* [Goal of the exercise] Given the records that follow, return each one verbatim.

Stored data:
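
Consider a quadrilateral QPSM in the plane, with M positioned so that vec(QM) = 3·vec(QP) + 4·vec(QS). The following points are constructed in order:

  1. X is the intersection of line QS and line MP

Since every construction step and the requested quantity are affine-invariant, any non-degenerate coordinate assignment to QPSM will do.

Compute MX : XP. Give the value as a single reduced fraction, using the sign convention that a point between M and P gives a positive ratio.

MX:XP = -3

Set Q = (0, 0), P = (1, 0), S = (0, 1), M = (3, 4); any affine frame gives the same invariant.
1. X is the intersection of line QS and line MP ⇒ X = (0, -2)
X = M + t·(P−M) with t = 3/2, so MX:XP = t:(1−t) = 3/2:-1/2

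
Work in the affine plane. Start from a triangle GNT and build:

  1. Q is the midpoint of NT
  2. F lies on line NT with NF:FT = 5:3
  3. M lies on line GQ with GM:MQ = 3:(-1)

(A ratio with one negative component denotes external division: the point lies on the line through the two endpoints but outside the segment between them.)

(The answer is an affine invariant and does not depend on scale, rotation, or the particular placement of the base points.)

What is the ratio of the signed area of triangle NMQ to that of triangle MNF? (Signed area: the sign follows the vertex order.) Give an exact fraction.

[NMQ]:[MNF] = -4/5

Set G = (0, 0), N = (1, 0), T = (0, 1); any affine frame gives the same invariant.
1. Q is the midpoint of NT ⇒ Q = (1/2, 1/2)
2. F lies on line NT with NF:FT = 5:3 ⇒ F = (3/8, 5/8)
3. M lies on line GQ with GM:MQ = 3:(-1) ⇒ M = (3/4, 3/4)
2·[NMQ] = 1/4, 2·[MNF] = -5/16
[NMQ]:[MNF] = 1/4:-5/16 = -4/5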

* [Final answer]
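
Consider a quadrilateral QPSM in the plane, with M positioned so that vec(QM) = 3·vec(QP) + 4·vec(QS). The following points are constructed in order:

  1. X is the intersection of line QS and line MP

Since every construction step and the requested quantity are affine-invariant, any non-degenerate coordinate assignment to QPSM will do.

Compute MX : XP. Give the value as a single reduced fraction, using the sign convention that a point between M and P gives a positive ratio.

MX:XP = -3

Set Q = (0, 0), P = (1, 0), S = (0, 1), M = (3, 4); any affine frame gives the same invariant.
1. X is the intersection of line QS and line MP ⇒ X = (0, -2)
X = M + t·(P−M) with t = 3/2, so MX:XP = t:(1−t) = 3/2:-1/2

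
Work in the affine plane. Start from a triangle GNT and build:

  1. Q is the midpoint of NT
  2. F lies on line NT with NF:FT = 5:3
  3. M lies on line GQ with GM:MQ = 3:(-1)

(A ratio with one negative component denotes external division: the point lies on the line through the two endpoints but outside the segment between them.)

(The answer is an affine invariant and does not depend on scale, rotation, or the particular placement of the base points.)

What is the ratio of the signed area of triangle NMQ to that of triangle MNF? (Signed area: the sign follows the vertex order.) Give an exact fraction.

[NMQ]:[MNF] = -4/5

Set G = (0, 0), N = (1, 0), T = (0, 1); any affine frame gives the same invariant.
1. Q is the midpoint of NT ⇒ Q = (1/2, 1/2)
2. F lies on line NT with NF:FT = 5:3 ⇒ F = (3/8, 5/8)
3. M lies on line GQ with GM:MQ = 3:(-1) ⇒ M = (3/4, 3/4)
2·[NMQ] = 1/4, 2·[MNF] = -5/16
[NMQ]:[MNF] = 1/4:-5/16 = -4/5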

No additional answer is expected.